Data entries
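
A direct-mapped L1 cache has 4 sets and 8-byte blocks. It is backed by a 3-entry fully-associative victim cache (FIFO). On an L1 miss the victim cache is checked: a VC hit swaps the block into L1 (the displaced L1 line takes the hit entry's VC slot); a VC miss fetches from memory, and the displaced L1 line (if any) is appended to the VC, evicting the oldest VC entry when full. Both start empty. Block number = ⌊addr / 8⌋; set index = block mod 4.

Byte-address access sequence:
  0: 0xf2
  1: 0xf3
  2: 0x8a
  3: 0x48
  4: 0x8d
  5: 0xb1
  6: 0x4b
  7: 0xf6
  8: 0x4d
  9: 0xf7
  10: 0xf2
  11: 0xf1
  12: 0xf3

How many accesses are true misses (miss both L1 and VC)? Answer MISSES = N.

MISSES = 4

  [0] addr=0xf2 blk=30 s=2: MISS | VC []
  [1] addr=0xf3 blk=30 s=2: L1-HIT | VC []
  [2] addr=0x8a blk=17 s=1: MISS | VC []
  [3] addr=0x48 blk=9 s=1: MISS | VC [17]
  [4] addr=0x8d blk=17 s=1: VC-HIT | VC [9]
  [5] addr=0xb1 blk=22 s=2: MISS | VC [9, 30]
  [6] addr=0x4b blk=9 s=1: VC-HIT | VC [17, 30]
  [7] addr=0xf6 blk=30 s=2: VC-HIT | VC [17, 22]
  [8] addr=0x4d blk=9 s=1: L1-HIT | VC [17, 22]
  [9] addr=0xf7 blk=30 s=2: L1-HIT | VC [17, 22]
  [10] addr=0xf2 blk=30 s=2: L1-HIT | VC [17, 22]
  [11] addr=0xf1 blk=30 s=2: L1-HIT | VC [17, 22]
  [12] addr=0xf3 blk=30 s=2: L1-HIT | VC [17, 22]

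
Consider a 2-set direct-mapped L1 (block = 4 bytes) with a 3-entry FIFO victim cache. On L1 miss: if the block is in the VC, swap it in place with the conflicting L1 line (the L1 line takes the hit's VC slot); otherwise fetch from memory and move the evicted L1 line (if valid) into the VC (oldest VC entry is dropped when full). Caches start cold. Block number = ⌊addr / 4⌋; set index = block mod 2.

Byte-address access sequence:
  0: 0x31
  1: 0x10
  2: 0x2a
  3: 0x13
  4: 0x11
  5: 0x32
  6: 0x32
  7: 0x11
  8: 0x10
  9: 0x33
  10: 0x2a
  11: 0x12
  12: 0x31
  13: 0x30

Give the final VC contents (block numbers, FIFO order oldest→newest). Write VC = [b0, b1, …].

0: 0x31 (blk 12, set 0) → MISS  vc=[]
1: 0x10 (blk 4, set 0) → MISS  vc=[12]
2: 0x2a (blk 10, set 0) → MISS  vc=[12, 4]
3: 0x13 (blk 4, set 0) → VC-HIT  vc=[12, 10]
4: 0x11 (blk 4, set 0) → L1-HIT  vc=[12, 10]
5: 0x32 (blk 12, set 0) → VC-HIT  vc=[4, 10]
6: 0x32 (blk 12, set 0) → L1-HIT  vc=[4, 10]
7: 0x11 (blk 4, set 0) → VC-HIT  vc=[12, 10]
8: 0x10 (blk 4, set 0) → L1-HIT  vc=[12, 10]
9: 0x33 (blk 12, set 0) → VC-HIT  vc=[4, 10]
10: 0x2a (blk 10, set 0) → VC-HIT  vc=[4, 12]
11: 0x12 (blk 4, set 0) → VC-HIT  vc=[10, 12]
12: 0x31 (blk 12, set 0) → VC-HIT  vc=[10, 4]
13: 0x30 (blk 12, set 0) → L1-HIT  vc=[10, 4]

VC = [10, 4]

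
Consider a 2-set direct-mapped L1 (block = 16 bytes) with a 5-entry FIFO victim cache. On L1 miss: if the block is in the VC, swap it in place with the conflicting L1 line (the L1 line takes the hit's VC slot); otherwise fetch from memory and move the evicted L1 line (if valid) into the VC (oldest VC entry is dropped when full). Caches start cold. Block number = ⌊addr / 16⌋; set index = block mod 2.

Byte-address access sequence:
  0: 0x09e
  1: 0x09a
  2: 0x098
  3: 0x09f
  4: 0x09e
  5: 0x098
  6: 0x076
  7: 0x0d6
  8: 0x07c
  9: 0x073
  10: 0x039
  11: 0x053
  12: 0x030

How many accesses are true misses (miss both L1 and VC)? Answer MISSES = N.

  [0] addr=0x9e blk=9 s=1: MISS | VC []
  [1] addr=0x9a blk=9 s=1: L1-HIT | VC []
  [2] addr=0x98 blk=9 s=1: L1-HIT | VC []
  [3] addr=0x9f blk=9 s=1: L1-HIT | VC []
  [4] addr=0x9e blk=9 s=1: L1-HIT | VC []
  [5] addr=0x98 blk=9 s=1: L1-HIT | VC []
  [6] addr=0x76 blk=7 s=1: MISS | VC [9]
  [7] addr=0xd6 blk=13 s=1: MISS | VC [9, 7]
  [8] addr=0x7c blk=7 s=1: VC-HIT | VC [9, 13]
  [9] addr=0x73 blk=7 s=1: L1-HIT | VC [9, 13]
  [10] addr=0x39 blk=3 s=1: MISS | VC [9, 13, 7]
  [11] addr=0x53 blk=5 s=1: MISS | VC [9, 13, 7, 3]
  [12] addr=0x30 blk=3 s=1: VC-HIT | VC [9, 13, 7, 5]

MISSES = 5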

--

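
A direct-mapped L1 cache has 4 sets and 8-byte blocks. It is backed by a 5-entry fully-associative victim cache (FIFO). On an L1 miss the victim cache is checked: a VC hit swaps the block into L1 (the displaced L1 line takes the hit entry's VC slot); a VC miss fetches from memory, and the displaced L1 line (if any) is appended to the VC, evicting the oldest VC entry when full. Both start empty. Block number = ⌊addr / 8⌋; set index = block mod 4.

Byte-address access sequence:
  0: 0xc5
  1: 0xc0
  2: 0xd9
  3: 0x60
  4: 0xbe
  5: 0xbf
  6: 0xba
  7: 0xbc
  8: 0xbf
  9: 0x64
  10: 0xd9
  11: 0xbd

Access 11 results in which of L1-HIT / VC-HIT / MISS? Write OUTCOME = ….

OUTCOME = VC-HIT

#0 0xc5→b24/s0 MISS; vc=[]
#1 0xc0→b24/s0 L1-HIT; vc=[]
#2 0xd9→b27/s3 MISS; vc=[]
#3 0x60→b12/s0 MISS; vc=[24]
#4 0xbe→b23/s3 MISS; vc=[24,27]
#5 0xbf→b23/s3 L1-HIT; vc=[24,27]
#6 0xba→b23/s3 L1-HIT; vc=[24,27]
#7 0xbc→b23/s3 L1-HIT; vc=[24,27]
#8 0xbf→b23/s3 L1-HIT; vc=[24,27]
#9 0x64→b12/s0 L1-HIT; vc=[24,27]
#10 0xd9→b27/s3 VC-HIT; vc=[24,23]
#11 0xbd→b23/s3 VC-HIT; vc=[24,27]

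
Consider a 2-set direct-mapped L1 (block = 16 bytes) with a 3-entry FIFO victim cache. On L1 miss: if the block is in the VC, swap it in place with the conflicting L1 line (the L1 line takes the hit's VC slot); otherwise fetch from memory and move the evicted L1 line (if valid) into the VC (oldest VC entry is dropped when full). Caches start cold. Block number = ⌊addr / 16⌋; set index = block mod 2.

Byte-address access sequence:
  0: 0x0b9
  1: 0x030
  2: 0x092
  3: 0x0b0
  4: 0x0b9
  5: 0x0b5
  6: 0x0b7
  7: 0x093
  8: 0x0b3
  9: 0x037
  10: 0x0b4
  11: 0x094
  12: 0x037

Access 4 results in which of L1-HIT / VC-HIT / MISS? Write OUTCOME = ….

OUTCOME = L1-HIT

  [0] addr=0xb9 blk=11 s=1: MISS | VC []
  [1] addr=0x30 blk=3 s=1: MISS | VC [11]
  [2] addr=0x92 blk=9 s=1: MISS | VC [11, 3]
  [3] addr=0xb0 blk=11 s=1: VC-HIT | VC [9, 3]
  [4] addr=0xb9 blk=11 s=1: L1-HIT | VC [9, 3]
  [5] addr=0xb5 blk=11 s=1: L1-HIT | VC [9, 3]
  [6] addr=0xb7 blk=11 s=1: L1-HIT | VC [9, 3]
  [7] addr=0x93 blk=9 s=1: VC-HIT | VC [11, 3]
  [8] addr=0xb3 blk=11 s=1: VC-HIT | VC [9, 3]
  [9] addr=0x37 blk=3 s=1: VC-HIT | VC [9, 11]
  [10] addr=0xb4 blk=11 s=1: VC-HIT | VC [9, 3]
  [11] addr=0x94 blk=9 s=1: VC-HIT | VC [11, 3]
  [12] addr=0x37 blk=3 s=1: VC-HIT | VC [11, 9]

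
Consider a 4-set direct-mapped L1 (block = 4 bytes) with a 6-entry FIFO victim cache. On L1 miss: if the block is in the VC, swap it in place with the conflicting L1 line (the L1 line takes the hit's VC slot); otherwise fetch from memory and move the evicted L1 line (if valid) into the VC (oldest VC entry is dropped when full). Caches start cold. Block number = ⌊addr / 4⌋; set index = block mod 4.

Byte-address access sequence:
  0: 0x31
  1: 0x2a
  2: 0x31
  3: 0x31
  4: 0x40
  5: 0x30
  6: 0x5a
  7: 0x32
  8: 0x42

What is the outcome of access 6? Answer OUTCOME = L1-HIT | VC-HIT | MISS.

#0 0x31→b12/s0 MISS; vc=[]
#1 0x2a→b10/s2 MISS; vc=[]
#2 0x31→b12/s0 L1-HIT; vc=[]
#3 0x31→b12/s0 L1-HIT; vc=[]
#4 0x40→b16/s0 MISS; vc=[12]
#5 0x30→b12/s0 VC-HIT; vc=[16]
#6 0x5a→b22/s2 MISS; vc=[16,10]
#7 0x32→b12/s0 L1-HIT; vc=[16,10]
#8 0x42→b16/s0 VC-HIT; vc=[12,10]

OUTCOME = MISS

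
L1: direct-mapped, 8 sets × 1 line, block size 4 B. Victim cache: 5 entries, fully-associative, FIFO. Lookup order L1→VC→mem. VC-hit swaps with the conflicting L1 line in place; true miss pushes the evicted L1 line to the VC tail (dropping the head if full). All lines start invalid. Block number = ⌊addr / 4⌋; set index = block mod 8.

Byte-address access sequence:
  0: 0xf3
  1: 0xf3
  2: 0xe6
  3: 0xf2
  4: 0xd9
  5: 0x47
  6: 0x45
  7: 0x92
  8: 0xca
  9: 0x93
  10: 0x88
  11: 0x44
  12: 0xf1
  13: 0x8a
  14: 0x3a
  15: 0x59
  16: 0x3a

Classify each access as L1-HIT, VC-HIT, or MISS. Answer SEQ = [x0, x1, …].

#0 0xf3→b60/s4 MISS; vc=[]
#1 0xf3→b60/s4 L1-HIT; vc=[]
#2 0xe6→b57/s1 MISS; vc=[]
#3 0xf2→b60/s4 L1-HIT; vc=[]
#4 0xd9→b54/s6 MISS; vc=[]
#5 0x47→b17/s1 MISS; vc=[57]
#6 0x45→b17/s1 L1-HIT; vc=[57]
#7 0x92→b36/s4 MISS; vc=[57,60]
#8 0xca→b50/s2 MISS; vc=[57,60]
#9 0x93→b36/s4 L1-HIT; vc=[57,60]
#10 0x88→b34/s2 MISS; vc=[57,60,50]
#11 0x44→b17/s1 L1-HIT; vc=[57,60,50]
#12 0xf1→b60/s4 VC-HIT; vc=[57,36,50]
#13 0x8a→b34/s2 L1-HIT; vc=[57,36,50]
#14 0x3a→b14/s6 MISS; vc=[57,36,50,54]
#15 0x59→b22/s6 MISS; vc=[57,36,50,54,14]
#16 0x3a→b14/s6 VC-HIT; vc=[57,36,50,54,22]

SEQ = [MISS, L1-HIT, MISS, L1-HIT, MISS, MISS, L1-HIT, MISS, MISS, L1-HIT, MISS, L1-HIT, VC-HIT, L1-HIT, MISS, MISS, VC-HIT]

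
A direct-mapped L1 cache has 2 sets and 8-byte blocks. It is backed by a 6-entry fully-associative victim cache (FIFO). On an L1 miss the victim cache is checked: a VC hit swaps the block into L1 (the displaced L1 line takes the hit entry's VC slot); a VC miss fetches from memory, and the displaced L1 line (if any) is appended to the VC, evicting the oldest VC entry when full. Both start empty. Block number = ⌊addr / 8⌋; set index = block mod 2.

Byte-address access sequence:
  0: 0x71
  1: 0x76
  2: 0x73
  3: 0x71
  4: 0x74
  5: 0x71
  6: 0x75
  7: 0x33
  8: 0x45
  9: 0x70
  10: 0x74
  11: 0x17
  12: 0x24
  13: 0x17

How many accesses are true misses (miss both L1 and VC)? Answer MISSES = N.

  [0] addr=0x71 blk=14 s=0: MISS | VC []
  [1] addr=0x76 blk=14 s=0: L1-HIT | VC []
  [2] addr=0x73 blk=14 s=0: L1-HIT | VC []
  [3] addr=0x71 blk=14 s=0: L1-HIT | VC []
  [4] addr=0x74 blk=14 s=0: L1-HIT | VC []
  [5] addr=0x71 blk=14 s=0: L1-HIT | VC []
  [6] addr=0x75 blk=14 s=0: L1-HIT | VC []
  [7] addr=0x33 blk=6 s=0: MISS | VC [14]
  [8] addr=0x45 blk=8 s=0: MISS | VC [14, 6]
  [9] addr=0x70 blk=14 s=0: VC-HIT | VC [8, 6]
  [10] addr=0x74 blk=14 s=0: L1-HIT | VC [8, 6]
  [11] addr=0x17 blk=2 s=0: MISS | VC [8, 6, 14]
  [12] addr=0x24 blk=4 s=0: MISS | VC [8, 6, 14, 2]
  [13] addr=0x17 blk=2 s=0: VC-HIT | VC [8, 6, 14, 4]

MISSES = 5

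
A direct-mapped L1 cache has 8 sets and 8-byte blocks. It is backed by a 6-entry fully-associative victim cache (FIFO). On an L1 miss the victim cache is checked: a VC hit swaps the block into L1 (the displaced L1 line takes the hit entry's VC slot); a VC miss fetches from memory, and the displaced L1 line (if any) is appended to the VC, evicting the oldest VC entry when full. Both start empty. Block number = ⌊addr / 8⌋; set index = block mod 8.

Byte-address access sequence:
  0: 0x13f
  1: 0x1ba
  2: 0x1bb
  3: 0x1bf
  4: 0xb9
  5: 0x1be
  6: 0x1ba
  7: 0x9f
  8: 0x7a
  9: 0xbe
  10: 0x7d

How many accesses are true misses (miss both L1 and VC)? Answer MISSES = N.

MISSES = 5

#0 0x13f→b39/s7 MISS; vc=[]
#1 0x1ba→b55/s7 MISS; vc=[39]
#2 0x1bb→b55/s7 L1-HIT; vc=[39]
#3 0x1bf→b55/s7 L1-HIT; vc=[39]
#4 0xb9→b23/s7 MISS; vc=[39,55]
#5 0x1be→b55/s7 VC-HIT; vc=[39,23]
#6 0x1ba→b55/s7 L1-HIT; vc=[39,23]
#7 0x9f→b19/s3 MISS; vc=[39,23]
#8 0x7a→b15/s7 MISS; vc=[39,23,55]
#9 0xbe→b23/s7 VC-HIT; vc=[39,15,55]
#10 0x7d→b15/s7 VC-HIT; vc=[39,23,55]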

==

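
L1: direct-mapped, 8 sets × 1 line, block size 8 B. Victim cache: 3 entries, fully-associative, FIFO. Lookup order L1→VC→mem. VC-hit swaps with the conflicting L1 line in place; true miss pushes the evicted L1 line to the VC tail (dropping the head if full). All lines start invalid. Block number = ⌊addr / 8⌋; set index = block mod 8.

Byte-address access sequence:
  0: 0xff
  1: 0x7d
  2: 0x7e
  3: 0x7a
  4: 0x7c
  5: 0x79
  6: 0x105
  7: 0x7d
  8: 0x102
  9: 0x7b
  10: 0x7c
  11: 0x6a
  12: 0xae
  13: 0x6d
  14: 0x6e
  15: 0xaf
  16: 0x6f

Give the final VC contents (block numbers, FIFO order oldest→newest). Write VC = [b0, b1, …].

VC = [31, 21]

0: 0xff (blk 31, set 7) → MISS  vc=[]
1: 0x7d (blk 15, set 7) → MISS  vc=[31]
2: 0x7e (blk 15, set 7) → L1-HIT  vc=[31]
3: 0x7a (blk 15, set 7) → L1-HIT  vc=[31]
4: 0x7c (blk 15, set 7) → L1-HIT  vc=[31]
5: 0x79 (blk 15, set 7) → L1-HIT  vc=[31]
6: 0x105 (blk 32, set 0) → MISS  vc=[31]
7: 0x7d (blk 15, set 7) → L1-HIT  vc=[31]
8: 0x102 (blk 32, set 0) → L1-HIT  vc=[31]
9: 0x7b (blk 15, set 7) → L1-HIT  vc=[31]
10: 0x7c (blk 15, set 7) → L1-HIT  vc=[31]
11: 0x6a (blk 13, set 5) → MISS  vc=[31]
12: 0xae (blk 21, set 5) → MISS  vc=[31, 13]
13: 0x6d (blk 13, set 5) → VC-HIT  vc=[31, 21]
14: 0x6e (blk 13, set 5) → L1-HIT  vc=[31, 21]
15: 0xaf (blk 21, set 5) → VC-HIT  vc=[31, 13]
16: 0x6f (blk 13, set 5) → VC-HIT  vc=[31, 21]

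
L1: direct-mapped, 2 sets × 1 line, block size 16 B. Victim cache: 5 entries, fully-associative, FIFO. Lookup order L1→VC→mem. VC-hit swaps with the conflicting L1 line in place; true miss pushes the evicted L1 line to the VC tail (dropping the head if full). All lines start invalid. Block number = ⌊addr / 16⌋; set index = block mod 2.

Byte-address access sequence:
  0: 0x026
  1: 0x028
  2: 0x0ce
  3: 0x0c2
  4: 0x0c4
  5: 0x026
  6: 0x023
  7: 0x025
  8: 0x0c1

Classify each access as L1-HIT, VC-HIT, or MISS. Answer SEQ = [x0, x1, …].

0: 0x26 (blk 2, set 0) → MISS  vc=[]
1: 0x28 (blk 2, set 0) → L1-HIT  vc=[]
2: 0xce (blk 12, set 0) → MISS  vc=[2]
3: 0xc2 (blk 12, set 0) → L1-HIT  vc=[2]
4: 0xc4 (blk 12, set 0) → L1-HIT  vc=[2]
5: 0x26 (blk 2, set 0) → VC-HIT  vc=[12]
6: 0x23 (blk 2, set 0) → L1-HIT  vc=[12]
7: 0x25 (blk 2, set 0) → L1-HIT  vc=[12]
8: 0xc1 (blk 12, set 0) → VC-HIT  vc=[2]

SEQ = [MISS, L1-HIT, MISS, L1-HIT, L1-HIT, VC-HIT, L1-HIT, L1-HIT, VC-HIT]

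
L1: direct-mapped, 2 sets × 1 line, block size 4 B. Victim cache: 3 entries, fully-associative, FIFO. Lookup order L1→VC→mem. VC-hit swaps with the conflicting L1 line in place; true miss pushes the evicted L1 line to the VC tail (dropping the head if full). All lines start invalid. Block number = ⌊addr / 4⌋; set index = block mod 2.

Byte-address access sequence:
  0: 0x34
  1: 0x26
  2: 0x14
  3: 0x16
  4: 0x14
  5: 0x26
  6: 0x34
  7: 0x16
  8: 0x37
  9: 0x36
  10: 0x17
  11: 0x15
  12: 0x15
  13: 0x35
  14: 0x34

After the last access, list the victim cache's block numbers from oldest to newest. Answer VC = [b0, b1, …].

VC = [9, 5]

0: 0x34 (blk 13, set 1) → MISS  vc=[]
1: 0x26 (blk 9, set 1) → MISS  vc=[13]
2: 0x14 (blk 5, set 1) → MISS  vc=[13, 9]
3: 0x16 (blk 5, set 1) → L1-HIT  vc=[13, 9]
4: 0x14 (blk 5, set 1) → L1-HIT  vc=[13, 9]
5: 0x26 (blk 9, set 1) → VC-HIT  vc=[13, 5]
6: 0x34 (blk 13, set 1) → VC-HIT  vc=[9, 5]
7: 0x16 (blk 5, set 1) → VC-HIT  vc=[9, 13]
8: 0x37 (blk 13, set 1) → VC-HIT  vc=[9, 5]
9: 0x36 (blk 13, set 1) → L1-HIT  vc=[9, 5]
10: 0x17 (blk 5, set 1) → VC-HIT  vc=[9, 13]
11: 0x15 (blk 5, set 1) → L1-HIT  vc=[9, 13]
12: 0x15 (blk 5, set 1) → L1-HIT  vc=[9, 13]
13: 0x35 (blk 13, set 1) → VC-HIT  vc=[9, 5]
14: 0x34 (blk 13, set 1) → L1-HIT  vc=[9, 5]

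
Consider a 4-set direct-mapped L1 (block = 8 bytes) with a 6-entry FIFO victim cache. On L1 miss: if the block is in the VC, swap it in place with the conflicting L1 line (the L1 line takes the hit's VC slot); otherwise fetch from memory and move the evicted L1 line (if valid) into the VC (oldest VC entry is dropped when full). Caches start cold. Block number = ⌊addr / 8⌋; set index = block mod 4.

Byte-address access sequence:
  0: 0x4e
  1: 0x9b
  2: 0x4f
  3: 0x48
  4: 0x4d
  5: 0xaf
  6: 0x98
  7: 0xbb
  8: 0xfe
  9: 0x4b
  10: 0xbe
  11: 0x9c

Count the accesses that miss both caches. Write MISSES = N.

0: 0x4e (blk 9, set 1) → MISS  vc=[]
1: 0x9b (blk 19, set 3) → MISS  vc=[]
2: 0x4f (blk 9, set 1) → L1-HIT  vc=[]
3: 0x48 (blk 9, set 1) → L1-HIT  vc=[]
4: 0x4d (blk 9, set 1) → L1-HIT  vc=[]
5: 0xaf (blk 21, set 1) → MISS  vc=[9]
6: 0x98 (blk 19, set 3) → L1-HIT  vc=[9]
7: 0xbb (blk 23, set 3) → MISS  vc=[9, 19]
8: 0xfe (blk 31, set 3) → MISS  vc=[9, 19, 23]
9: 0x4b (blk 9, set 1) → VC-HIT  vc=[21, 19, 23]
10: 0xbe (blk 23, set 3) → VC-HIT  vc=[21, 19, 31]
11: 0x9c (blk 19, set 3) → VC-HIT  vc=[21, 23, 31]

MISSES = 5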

_Task brief_. Every line in the data above that contains the word "invalid" should be copied.

_Answer to the problem_.
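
L1: direct-mapped, 8 sets × 1 line, block size 4 B. Victim cache: 5 entries, fully-associative, FIFO. Lookup order L1→VC→mem. VC-hit swaps with the conflicting L1 line in place; true miss pushes the evicted L1 line to the VC tail (dropping the head if full). All lines start invalid. Block number = ⌊addr / 4⌋; set index = block mod 8.
L1: direct-mapped, 8 sets × 1 line, block size 8 B. Victim cache: 3 entries, fully-associative, FIFO. Lookup order L1→VC→mem. VC-hit swaps with the conflicting L1 line in place; true miss pushes the evicted L1 line to the VC tail (dropping the head if full). All lines start invalid. Block number = ⌊addr / 8⌋; set index = block mod 8.
L1: direct-mapped, 2 sets × 1 line, block size 16 B. Victim cache: 5 entries, fully-associative, FIFO. Lookup order L1→VC→mem. VC-hit swaps with the conflicting L1 line in place; true miss pushes the evicted L1 line to the VC tail (dropping the head if full). All lines start invalid. Block number = ⌊addr / 16⌋; set index = block mod 2.
L1: direct-mapped, 2 sets × 1 line, block size 4 B. Victim cache: 3 entries, fully-associative, FIFO. Lookup order L1→VC→mem. VC-hit swaps with the conflicting L1 line in place; true miss pushes the evicted L1 line to the VC tail (dropping the head if full). All lines start invalid. Block number = ⌊addr / 4⌋; set index = block mod 2.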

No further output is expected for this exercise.